● EXERCISE INPUTS:
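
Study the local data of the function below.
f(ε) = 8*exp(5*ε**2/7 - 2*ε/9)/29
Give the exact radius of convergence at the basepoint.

The factor exp(5*ε**2/7 - 2*ε/9) is entire and contributes no finite singular point.
The polynomial part has no poles.
No finite singular points: the Taylor series at 0 converges everywhere.

The radius of convergence is infinite.


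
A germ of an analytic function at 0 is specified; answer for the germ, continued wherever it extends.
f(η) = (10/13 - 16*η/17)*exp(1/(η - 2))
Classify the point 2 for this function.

The point is an essential singularity.

The exponent 1/(η - (2)) has a pole at 2, so exp(1/(η - (2))) takes every nonzero value near it: an essential singularity (not a pole of any order).


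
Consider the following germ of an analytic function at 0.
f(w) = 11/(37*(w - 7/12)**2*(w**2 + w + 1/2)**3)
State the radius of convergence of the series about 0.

Denominator factor (w**2 + w + 1/2)^3: discriminant -1, complex-conjugate roots (-1/2) + (1/2)*i and (-1/2) - (1/2)*i; poles of order 3, moduli (1/2)*sqrt(2) and (1/2)*sqrt(2).
Denominator factor (w - 7/12)^2: pole of order 2 at 7/12, modulus 7/12.
The radius of convergence is the smallest modulus among the singular points: 7/12.

The radius of convergence is 7/12.


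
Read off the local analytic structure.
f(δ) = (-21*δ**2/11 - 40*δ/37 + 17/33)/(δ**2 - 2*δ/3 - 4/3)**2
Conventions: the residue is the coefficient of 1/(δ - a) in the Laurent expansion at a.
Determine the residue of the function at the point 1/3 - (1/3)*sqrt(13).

The factor δ**2 - 2*δ/3 - 4/3 splits as (δ - a)(δ - a') with a = 1/3 - (1/3)*sqrt(13), a' = 1/3 + (1/3)*sqrt(13). At the order-2 pole a set g(δ) = (δ - a)^2*f(δ) = [-21*δ**2/11 - 40*δ/37 + 17/33] / (δ - a')^2.
Order-2 pole: residue = g'(a); g'(1/3 - (1/3)*sqrt(13)) = (29673/275132)*sqrt(13), so the residue is (29673/275132)*sqrt(13).

The residue is (29673/275132)*sqrt(13).


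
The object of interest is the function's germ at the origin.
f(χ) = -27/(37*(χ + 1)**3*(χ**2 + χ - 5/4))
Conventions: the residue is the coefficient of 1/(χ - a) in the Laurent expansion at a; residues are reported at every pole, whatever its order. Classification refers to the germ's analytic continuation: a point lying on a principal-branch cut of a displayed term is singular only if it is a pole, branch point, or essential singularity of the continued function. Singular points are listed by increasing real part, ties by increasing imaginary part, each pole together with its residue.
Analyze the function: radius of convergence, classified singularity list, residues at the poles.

Radius of convergence at 0: -1/2 + (1/2)*sqrt(6).
At -1/2 - (1/2)*sqrt(6): a pole of order 1; residue -1944/4625 - (684/4625)*sqrt(6).
At -1: a pole of order 3; residue 3888/4625.
At -1/2 + (1/2)*sqrt(6): a pole of order 1; residue -1944/4625 + (684/4625)*sqrt(6).

Denominator factor (χ + 1)^3: pole of order 3 at -1, modulus 1.
Denominator factor (χ**2 + χ - 5/4): discriminant 6, real irrational roots -1/2 + (1/2)*sqrt(6) and -1/2 - (1/2)*sqrt(6); poles of order 1, moduli -1/2 + (1/2)*sqrt(6) and 1/2 + (1/2)*sqrt(6).
The radius of convergence is the smallest modulus among the singular points: -1/2 + (1/2)*sqrt(6).
The factor χ**2 + χ - 5/4 splits as (χ - a)(χ - a') with a = -1/2 - (1/2)*sqrt(6), a' = -1/2 + (1/2)*sqrt(6). At the order-1 pole a set g(χ) = (χ - a)*f(χ) = [-27/(37*(χ + 1)**3)] / (χ - a').
Simple pole: residue = g(a) at a = -1/2 - (1/2)*sqrt(6), which is -1944/4625 - (684/4625)*sqrt(6).
At the order-3 pole -1 set g(χ) = (χ - (-1))^3*f(χ) = -27/(37*(χ**2 + χ - 5/4)).
Order-3 pole: residue = g''(a)/2; g''(-1) = 7776/4625, so the residue is 3888/4625.
The factor χ**2 + χ - 5/4 splits as (χ - a)(χ - a') with a = -1/2 + (1/2)*sqrt(6), a' = -1/2 - (1/2)*sqrt(6). At the order-1 pole a set g(χ) = (χ - a)*f(χ) = [-27/(37*(χ + 1)**3)] / (χ - a').
Simple pole: residue = g(a) at a = -1/2 + (1/2)*sqrt(6), which is -1944/4625 + (684/4625)*sqrt(6).
List the singular points by increasing real part (a conjugate pair: the negative imaginary part first).


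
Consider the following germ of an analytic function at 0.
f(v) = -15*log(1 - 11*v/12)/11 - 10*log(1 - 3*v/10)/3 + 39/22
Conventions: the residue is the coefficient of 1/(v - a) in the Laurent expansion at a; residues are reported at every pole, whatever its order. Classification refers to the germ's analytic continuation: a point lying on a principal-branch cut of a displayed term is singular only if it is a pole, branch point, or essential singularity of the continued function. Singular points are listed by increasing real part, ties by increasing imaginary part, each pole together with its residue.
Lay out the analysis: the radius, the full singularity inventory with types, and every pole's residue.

Branch term (-10/3)*log(1 - v/(10/3)): its argument vanishes at v = 10/3, a logarithmic branch point, modulus 10/3.
Branch term (-15/11)*log(1 - v/(12/11)): its argument vanishes at v = 12/11, a logarithmic branch point, modulus 12/11.
The radius of convergence is the smallest modulus among the singular points: 12/11.
List the singular points by increasing real part (a conjugate pair: the negative imaginary part first).

Radius of convergence at 0: 12/11.
At 12/11: a logarithmic branch point.
At 10/3: a logarithmic branch point.


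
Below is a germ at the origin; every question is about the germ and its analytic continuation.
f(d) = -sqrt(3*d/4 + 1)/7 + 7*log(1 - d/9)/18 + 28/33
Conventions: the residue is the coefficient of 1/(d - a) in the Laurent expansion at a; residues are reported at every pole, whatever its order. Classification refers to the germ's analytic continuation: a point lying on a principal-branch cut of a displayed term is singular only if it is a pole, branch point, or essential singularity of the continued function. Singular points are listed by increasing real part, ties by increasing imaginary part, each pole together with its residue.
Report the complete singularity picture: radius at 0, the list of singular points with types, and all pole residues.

Radius of convergence at 0: 4/3.
At -4/3: an algebraic (square-root) branch point.
At 9: a logarithmic branch point.

Branch term (7/18)*log(1 - d/(9)): its argument vanishes at d = 9, a logarithmic branch point, modulus 9.
Branch term (-1/7)*sqrt(1 - d/(-4/3)): its argument vanishes at d = -4/3, a square-root branch point, modulus 4/3.
The radius of convergence is the smallest modulus among the singular points: 4/3.
List the singular points by increasing real part (a conjugate pair: the negative imaginary part first).


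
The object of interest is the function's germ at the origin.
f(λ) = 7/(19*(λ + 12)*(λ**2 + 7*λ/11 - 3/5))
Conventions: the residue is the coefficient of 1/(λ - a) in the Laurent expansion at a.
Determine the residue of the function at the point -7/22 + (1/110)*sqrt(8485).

The factor λ**2 + 7*λ/11 - 3/5 splits as (λ - a)(λ - a') with a = -7/22 + (1/110)*sqrt(8485), a' = -7/22 - (1/110)*sqrt(8485). At the order-1 pole a set g(λ) = (λ - a)*f(λ) = [7/(19*(λ + 12))] / (λ - a').
Simple pole: residue = g(a) at a = -7/22 + (1/110)*sqrt(8485), which is -385/283746 + (98945/481516962)*sqrt(8485).

The residue is -385/283746 + (98945/481516962)*sqrt(8485).


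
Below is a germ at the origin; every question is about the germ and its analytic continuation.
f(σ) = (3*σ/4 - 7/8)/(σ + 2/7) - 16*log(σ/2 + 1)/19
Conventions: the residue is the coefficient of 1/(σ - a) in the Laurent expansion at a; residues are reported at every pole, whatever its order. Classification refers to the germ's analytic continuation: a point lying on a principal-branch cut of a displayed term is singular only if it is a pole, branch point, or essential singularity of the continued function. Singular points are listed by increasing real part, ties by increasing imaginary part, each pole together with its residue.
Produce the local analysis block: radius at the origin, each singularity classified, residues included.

Denominator factor (σ + 2/7): pole of order 1 at -2/7, modulus 2/7.
Branch term (-16/19)*log(1 - σ/(-2)): its argument vanishes at σ = -2, a logarithmic branch point, modulus 2.
The radius of convergence is the smallest modulus among the singular points: 2/7.
The branch term is analytic at -2/7 and contributes nothing to the residue; only the rational part matters.
At the order-1 pole -2/7 set g(σ) = (σ - (-2/7))*(rational part) = 3*σ/4 - 7/8.
Simple pole: residue = g(a) at a = -2/7, which is -61/56.
List the singular points by increasing real part (a conjugate pair: the negative imaginary part first).

Radius of convergence at 0: 2/7.
At -2: a logarithmic branch point.
At -2/7: a pole of order 1; residue -61/56.


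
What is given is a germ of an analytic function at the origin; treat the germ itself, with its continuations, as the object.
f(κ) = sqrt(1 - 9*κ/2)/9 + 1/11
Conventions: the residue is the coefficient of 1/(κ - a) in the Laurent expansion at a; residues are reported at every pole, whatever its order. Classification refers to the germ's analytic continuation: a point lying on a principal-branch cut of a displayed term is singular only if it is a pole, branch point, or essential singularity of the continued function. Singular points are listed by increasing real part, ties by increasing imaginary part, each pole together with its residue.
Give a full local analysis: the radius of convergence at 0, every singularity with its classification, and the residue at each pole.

Branch term (1/9)*sqrt(1 - κ/(2/9)): its argument vanishes at κ = 2/9, a square-root branch point, modulus 2/9.
The radius of convergence is the smallest modulus among the singular points: 2/9.

Radius of convergence at 0: 2/9.
At 2/9: an algebraic (square-root) branch point.


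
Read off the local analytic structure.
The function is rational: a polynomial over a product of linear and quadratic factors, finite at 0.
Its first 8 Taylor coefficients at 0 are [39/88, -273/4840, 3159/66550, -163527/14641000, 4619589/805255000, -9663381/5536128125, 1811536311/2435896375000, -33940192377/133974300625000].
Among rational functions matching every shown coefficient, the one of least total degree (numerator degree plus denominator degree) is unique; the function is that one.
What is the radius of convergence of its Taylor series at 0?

The radius of convergence is -7/10 + (1/10)*sqrt(1149).

No rational of total degree below 2 reproduces all 8 coefficients; solving the [0/2] Pade equations on them gives f(φ) = -39/(8*(φ**2 - 7*φ/5 - 11)), whose expansion matches every shown term.
Denominator factor (φ**2 - 7*φ/5 - 11): discriminant 1149/25, real irrational roots 7/10 + (1/10)*sqrt(1149) and 7/10 - (1/10)*sqrt(1149); poles of order 1, moduli 7/10 + (1/10)*sqrt(1149) and -7/10 + (1/10)*sqrt(1149).
The radius of convergence is the smallest modulus among the singular points: -7/10 + (1/10)*sqrt(1149).


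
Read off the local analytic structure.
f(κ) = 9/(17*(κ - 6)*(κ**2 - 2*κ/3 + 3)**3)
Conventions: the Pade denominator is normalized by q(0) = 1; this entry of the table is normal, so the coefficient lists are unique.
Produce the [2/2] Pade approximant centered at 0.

The Pade approximant has numerator coefficients [-1/306, -1001/741717, 338423/680896206]; denominator coefficients [1, -69287/164826, 1697854/2225151].

Taylor coefficients needed (expand at 0): a_0 = -1/306, a_1 = -5/1836, a_2 = 61/33048, a_3 = 5093/1784592, a_4 = -745/3569184.
Write the denominator as Q(κ) = 1 + q1*κ + q2*κ^2. Requiring Q*f - P = O(κ^5) with deg P <= 2 kills the coefficients of κ^3..κ^4 in Q*f:
  κ^3: a_3 + q1*a_2 + q2*a_1 = 0, i.e. 5093/1784592 + (61/33048)*q1 + (-5/1836)*q2 = 0.
  κ^4: a_4 + q1*a_3 + q2*a_2 = 0, i.e. -745/3569184 + (5093/1784592)*q1 + (61/33048)*q2 = 0.
Solving this linear system: q1 = -69287/164826, q2 = 1697854/2225151.
The numerator is Q*f truncated at degree 2: P0 = a_0 = -1/306; P1 = a_1 + q1*a_0 = -1001/741717; P2 = a_2 + q1*a_1 + q2*a_0 = 338423/680896206.


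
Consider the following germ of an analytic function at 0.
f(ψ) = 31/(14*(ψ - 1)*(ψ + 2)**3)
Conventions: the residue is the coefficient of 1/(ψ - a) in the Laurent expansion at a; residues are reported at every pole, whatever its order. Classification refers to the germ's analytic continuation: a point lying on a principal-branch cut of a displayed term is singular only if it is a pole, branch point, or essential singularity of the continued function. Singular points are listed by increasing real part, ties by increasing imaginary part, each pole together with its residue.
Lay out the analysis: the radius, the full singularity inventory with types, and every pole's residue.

Denominator factor (ψ - 1): pole of order 1 at 1, modulus 1.
Denominator factor (ψ + 2)^3: pole of order 3 at -2, modulus 2.
The radius of convergence is the smallest modulus among the singular points: 1.
At the order-3 pole -2 set g(ψ) = (ψ - (-2))^3*f(ψ) = 31/(14*(ψ - 1)).
Order-3 pole: residue = g''(a)/2; g''(-2) = -31/189, so the residue is -31/378.
At the order-1 pole 1 set g(ψ) = (ψ - (1))*f(ψ) = 31/(14*(ψ + 2)**3).
Simple pole: residue = g(a) at a = 1, which is 31/378.
List the singular points by increasing real part (a conjugate pair: the negative imaginary part first).

Radius of convergence at 0: 1.
At -2: a pole of order 3; residue -31/378.
At 1: a pole of order 1; residue 31/378.


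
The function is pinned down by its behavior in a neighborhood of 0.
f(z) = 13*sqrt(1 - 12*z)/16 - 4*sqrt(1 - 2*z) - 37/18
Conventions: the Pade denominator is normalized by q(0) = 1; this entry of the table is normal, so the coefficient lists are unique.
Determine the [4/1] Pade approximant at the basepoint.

The Pade approximant has numerator coefficients [-755/144, 1635431/37764, -220359/41960, 108241/5245, 2809803/41960]; denominator coefficients [1, -44198/5245].

Taylor coefficients needed (expand at 0): a_0 = -755/144, a_1 = -7/8, a_2 = -101/8, a_3 = -343/4, a_4 = -5245/8, a_5 = -22099/4.
Write the denominator as Q(z) = 1 + q1*z. Requiring Q*f - P = O(z^6) with deg P <= 4 kills the coefficients of z^5..z^5 in Q*f:
  z^5: a_5 + q1*a_4 = 0, i.e. -22099/4 + (-5245/8)*q1 = 0.
Solving this linear system: q1 = -44198/5245.
The numerator is Q*f truncated at degree 4: P0 = a_0 = -755/144; P1 = a_1 + q1*a_0 = 1635431/37764; P2 = a_2 + q1*a_1 = -220359/41960; P3 = a_3 + q1*a_2 = 108241/5245; P4 = a_4 + q1*a_3 = 2809803/41960.


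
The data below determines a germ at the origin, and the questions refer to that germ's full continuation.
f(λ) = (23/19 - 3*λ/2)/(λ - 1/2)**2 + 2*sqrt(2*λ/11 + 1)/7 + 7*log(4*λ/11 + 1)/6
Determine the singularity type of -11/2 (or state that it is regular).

The term (2/7)*sqrt(1 - λ/(-11/2)) has argument 1 - -11/2/(-11/2) = 0 at -11/2: a square-root (algebraic, two-sheeted) branch point; the remaining terms are analytic or single-valued there.

The point is an algebraic (square-root) branch point.


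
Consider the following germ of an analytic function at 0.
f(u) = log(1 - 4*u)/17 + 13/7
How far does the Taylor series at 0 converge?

The radius of convergence is 1/4.

Branch term (1/17)*log(1 - u/(1/4)): its argument vanishes at u = 1/4, a logarithmic branch point, modulus 1/4.
The radius of convergence is the smallest modulus among the singular points: 1/4.


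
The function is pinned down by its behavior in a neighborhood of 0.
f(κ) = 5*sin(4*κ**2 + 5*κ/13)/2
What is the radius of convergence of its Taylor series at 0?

The factor -sin(4*κ**2 + 5*κ/13) is entire and contributes no finite singular point.
The polynomial part has no poles.
No finite singular points: the Taylor series at 0 converges everywhere.

The radius of convergence is infinite.


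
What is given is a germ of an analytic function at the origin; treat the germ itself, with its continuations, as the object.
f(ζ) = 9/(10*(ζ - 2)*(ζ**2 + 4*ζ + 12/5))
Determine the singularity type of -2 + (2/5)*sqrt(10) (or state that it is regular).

The point is a pole of order 1.

The denominator factor ζ**2 + 4*ζ + 12/5 vanishes at -2 + (2/5)*sqrt(10) and appears to the power 1; the numerator there equals 9/10, nonzero, and no other factor vanishes.
Hence a pole whose order is the multiplicity, 1.


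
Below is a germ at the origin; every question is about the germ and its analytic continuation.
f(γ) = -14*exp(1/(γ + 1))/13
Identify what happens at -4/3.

The point is a regular point.

There is no denominator, hence no pole anywhere.
The essential point of exp(1/(γ - (-1))) is -1, not -4/3.
So the germ continues analytically to -4/3.


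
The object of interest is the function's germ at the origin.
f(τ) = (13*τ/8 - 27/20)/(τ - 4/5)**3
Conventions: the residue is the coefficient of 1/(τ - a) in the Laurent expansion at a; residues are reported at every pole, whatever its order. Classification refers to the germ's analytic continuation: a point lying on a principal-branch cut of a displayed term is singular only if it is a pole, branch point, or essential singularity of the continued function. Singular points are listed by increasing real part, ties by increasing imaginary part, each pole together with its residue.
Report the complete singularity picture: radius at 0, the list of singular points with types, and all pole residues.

Denominator factor (τ - 4/5)^3: pole of order 3 at 4/5, modulus 4/5.
The radius of convergence is the smallest modulus among the singular points: 4/5.
At the order-3 pole 4/5 set g(τ) = (τ - (4/5))^3*f(τ) = 13*τ/8 - 27/20.
Order-3 pole: residue = g''(a)/2; g''(4/5) = 0, so the residue is 0.

Radius of convergence at 0: 4/5.
At 4/5: a pole of order 3; residue 0.


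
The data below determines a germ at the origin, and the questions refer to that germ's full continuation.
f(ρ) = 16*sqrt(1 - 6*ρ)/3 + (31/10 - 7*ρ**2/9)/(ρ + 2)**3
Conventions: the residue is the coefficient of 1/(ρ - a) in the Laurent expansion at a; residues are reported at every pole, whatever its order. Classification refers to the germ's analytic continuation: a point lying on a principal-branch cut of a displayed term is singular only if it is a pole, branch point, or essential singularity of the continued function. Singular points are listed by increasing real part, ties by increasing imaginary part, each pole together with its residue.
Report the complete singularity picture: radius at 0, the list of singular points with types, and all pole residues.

Radius of convergence at 0: 1/6.
At -2: a pole of order 3; residue -7/9.
At 1/6: an algebraic (square-root) branch point.

Denominator factor (ρ + 2)^3: pole of order 3 at -2, modulus 2.
Branch term (16/3)*sqrt(1 - ρ/(1/6)): its argument vanishes at ρ = 1/6, a square-root branch point, modulus 1/6.
The radius of convergence is the smallest modulus among the singular points: 1/6.
The branch term is analytic at -2 and contributes nothing to the residue; only the rational part matters.
At the order-3 pole -2 set g(ρ) = (ρ - (-2))^3*(rational part) = 31/10 - 7*ρ**2/9.
Order-3 pole: residue = g''(a)/2; g''(-2) = -14/9, so the residue is -7/9.
List the singular points by increasing real part (a conjugate pair: the negative imaginary part first).


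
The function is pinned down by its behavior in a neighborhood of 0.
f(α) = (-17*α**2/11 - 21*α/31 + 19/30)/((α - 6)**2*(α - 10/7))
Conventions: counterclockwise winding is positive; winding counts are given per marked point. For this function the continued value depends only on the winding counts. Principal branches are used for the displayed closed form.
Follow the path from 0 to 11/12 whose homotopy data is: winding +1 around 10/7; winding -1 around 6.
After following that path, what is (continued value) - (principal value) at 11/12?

The function is rational, hence single-valued: continuing it around any pole returns the same value, so the difference is 0.

Continued minus principal equals 0.


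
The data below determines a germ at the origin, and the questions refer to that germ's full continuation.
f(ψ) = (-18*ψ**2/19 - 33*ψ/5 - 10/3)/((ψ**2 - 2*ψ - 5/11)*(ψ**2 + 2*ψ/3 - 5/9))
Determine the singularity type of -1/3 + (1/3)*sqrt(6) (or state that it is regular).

The denominator factor ψ**2 + 2*ψ/3 - 5/9 vanishes at -1/3 + (1/3)*sqrt(6) and appears to the power 1; the numerator there equals -533/285 - (189/95)*sqrt(6), nonzero, and no other factor vanishes.
Hence a pole whose order is the multiplicity, 1.

The point is a pole of order 1.


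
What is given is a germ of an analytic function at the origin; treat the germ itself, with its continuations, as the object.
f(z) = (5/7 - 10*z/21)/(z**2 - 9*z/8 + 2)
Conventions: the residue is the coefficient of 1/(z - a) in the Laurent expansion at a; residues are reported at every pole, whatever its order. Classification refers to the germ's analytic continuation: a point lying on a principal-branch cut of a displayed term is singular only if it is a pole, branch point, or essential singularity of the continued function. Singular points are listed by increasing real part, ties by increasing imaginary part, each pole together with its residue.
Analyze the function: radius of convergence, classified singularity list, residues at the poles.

Denominator factor (z**2 - 9*z/8 + 2): discriminant -431/64, complex-conjugate roots (9/16) + ((1/16)*sqrt(431))*i and (9/16) - ((1/16)*sqrt(431))*i; poles of order 1, moduli sqrt(2) and sqrt(2).
The radius of convergence is the smallest modulus among the singular points: sqrt(2).
The factor z**2 - 9*z/8 + 2 splits as (z - a)(z - a') with a = (9/16) - ((1/16)*sqrt(431))*i, a' = (9/16) + ((1/16)*sqrt(431))*i. At the order-1 pole a set g(z) = (z - a)*f(z) = [5/7 - 10*z/21] / (z - a').
Simple pole: residue = g(a) at a = (9/16) - ((1/16)*sqrt(431))*i, which is (-5/21) + ((25/3017)*sqrt(431))*i.
The factor z**2 - 9*z/8 + 2 splits as (z - a)(z - a') with a = (9/16) + ((1/16)*sqrt(431))*i, a' = (9/16) - ((1/16)*sqrt(431))*i. At the order-1 pole a set g(z) = (z - a)*f(z) = [5/7 - 10*z/21] / (z - a').
Simple pole: residue = g(a) at a = (9/16) + ((1/16)*sqrt(431))*i, which is (-5/21) - ((25/3017)*sqrt(431))*i.
List the singular points by increasing real part (a conjugate pair: the negative imaginary part first).

Radius of convergence at 0: sqrt(2).
At (9/16) - ((1/16)*sqrt(431))*i: a pole of order 1; residue (-5/21) + ((25/3017)*sqrt(431))*i.
At (9/16) + ((1/16)*sqrt(431))*i: a pole of order 1; residue (-5/21) - ((25/3017)*sqrt(431))*i.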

● DESCRIPTION OF THE TASK: Which lines of the entries above contain the word "winding"? Copy each of them.

● ANSWER TO THE PROBLEM:
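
Conventions: counterclockwise winding is positive; winding counts are given per marked point. For this function the continued value depends only on the winding counts. Principal branches are used for the displayed closed form.
Follow the path from 0 to 11/12 whose homotopy data is: winding +1 around 10/7; winding -1 around 6.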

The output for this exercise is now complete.